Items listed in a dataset
= Beginning of Section =
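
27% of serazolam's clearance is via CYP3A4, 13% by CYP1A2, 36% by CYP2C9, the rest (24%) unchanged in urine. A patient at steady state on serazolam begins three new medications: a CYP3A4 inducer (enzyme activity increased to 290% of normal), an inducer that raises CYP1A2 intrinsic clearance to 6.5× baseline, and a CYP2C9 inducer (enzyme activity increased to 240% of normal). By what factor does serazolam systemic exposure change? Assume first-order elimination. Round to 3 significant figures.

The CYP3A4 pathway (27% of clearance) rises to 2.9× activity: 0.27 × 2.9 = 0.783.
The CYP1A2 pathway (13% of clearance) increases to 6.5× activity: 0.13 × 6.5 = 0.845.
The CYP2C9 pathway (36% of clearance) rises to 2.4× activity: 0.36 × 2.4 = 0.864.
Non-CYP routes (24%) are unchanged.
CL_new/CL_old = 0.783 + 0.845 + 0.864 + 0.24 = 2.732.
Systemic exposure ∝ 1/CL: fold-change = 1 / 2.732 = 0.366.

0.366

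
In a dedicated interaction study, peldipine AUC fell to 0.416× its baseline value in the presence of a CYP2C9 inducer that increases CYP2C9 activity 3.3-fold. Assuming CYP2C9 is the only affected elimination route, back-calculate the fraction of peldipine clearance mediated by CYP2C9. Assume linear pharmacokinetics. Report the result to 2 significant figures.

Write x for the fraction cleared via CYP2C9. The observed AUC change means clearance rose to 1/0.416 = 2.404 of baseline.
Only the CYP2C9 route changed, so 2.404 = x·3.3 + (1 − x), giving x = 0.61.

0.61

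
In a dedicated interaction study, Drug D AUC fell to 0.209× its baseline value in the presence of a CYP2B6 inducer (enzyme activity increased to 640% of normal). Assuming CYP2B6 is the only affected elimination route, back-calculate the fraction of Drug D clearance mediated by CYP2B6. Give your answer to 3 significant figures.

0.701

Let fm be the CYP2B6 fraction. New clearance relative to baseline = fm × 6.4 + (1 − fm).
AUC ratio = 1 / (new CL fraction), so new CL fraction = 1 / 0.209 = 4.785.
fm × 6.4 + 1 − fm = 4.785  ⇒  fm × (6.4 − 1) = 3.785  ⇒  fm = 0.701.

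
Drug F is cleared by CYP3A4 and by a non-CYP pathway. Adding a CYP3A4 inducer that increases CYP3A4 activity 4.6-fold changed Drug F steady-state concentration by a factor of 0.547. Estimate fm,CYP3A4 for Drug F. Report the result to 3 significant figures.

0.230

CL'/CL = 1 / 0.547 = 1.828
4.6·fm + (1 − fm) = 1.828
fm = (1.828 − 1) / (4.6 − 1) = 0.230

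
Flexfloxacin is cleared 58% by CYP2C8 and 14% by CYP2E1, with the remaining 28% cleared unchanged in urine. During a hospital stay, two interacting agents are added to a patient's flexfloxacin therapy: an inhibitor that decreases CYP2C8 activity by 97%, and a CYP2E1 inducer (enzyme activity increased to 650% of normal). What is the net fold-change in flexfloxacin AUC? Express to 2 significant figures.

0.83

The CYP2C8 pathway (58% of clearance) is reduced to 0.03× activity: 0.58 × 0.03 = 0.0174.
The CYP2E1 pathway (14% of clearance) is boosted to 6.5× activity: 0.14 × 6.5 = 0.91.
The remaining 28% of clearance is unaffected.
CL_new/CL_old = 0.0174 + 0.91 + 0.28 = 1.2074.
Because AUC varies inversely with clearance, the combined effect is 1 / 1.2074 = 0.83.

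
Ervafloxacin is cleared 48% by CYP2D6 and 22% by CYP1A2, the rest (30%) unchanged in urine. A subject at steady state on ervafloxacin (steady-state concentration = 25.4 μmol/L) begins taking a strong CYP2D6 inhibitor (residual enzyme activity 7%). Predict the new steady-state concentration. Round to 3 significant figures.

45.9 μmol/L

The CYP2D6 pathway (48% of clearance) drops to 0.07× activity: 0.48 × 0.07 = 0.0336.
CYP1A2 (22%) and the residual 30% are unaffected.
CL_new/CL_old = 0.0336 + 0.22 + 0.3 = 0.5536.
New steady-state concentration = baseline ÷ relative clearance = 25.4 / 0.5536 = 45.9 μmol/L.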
= End of Section =
→ **Goal of the exercise**
Restate the records word for word, leaving nothing out.

→ **Solution to the exercise**
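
27% of serazolam's clearance is via CYP3A4, 13% by CYP1A2, 36% by CYP2C9, the rest (24%) unchanged in urine. A patient at steady state on serazolam begins three new medications: a CYP3A4 inducer (enzyme activity increased to 290% of normal), an inducer that raises CYP1A2 intrinsic clearance to 6.5× baseline, and a CYP2C9 inducer (enzyme activity increased to 240% of normal). By what factor does serazolam systemic exposure change? Assume first-order elimination. Round to 3 significant figures.

The CYP3A4 pathway (27% of clearance) rises to 2.9× activity: 0.27 × 2.9 = 0.783.
The CYP1A2 pathway (13% of clearance) increases to 6.5× activity: 0.13 × 6.5 = 0.845.
The CYP2C9 pathway (36% of clearance) rises to 2.4× activity: 0.36 × 2.4 = 0.864.
Non-CYP routes (24%) are unchanged.
CL_new/CL_old = 0.783 + 0.845 + 0.864 + 0.24 = 2.732.
Systemic exposure ∝ 1/CL: fold-change = 1 / 2.732 = 0.366.

0.366

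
In a dedicated interaction study, peldipine AUC fell to 0.416× its baseline value in the presence of a CYP2C9 inducer that increases CYP2C9 activity 3.3-fold. Assuming CYP2C9 is the only affected elimination route, back-calculate the fraction of peldipine clearance mediated by CYP2C9. Assume linear pharmacokinetics. Report the result to 2 significant figures.

Write x for the fraction cleared via CYP2C9. The observed AUC change means clearance rose to 1/0.416 = 2.404 of baseline.
Only the CYP2C9 route changed, so 2.404 = x·3.3 + (1 − x), giving x = 0.61.

0.61

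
In a dedicated interaction study, Drug D AUC fell to 0.209× its baseline value in the presence of a CYP2B6 inducer (enzyme activity increased to 640% of normal). Assuming CYP2B6 is the only affected elimination route, back-calculate the fraction of Drug D clearance mediated by CYP2B6. Give your answer to 3 significant figures.

0.701

Let fm be the CYP2B6 fraction. New clearance relative to baseline = fm × 6.4 + (1 − fm).
AUC ratio = 1 / (new CL fraction), so new CL fraction = 1 / 0.209 = 4.785.
fm × 6.4 + 1 − fm = 4.785  ⇒  fm × (6.4 − 1) = 3.785  ⇒  fm = 0.701.

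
Drug F is cleared by CYP3A4 and by a non-CYP pathway. Adding a CYP3A4 inducer that increases CYP3A4 activity 4.6-fold changed Drug F steady-state concentration by a factor of 0.547. Estimate fm,CYP3A4 for Drug F. Report the result to 3 significant figures.

0.230

CL'/CL = 1 / 0.547 = 1.828
4.6·fm + (1 − fm) = 1.828
fm = (1.828 − 1) / (4.6 − 1) = 0.230

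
Flexfloxacin is cleared 58% by CYP2C8 and 14% by CYP2E1, with the remaining 28% cleared unchanged in urine. During a hospital stay, two interacting agents are added to a patient's flexfloxacin therapy: an inhibitor that decreases CYP2C8 activity by 97%, and a CYP2E1 inducer (enzyme activity increased to 650% of normal). What is the net fold-change in flexfloxacin AUC? Express to 2 significant figures.

0.83

The CYP2C8 pathway (58% of clearance) is reduced to 0.03× activity: 0.58 × 0.03 = 0.0174.
The CYP2E1 pathway (14% of clearance) is boosted to 6.5× activity: 0.14 × 6.5 = 0.91.
The remaining 28% of clearance is unaffected.
CL_new/CL_old = 0.0174 + 0.91 + 0.28 = 1.2074.
Because AUC varies inversely with clearance, the combined effect is 1 / 1.2074 = 0.83.

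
Ervafloxacin is cleared 48% by CYP2D6 and 22% by CYP1A2, the rest (30%) unchanged in urine. A subject at steady state on ervafloxacin (steady-state concentration = 25.4 μmol/L) begins taking a strong CYP2D6 inhibitor (residual enzyme activity 7%). Predict the new steady-state concentration. Round to 3 significant figures.

45.9 μmol/L

The CYP2D6 pathway (48% of clearance) drops to 0.07× activity: 0.48 × 0.07 = 0.0336.
CYP1A2 (22%) and the residual 30% are unaffected.
CL_new/CL_old = 0.0336 + 0.22 + 0.3 = 0.5536.
New steady-state concentration = baseline ÷ relative clearance = 25.4 / 0.5536 = 45.9 μmol/L.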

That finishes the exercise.